--- BRIEF ---
Among the entries below, only the lines starting at the one with "1st instar: 45 DD" and ending at the one with "day 1: 17.0, day", both included, are to be printed exactly.

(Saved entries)
━━━━━━━━

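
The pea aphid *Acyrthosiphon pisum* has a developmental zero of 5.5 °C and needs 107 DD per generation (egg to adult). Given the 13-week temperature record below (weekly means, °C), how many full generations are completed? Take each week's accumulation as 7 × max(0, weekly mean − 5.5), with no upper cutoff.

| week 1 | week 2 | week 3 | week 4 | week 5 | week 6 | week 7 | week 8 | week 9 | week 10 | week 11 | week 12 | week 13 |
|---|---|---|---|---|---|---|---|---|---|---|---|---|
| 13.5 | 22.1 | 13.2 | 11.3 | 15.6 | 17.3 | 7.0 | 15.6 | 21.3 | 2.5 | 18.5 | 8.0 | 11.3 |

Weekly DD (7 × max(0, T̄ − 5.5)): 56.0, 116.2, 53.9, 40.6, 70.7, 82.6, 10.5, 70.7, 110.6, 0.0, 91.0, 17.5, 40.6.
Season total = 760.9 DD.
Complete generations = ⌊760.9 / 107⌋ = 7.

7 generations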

━━━━━━━━

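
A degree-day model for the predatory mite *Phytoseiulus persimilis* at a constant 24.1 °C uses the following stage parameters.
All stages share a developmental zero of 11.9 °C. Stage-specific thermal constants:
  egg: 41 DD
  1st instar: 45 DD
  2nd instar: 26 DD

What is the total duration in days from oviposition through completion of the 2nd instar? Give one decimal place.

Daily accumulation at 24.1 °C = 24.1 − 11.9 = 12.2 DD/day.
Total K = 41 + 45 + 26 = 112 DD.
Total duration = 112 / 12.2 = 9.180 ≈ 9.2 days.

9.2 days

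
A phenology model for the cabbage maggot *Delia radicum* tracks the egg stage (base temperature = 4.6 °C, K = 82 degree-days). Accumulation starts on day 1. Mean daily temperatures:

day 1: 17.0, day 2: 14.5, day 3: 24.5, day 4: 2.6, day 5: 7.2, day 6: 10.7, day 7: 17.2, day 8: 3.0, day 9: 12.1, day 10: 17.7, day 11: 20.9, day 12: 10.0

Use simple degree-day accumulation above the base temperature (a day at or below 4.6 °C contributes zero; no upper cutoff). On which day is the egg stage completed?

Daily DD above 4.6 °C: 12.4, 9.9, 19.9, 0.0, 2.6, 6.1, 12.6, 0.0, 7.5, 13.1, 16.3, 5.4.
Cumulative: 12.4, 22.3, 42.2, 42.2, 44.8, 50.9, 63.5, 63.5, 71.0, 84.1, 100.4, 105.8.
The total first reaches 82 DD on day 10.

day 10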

━━━━━━━━

--- SOLUTION TO THIS PROBLEM ---
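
  1st instar: 45 DD
  2nd instar: 26 DD

What is the total duration in days from oviposition through completion of the 2nd instar? Give one decimal place.

Daily accumulation at 24.1 °C = 24.1 − 11.9 = 12.2 DD/day.
Total K = 41 + 45 + 26 = 112 DD.
Total duration = 112 / 12.2 = 9.180 ≈ 9.2 days.

9.2 days

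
A phenology model for the cabbage maggot *Delia radicum* tracks the egg stage (base temperature = 4.6 °C, K = 82 degree-days). Accumulation starts on day 1. Mean daily temperatures:

day 1: 17.0, day 2: 14.5, day 3: 24.5, day 4: 2.6, day 5: 7.2, day 6: 10.7, day 7: 17.2, day 8: 3.0, day 9: 12.1, day 10: 17.7, day 11: 20.9, day 12: 10.0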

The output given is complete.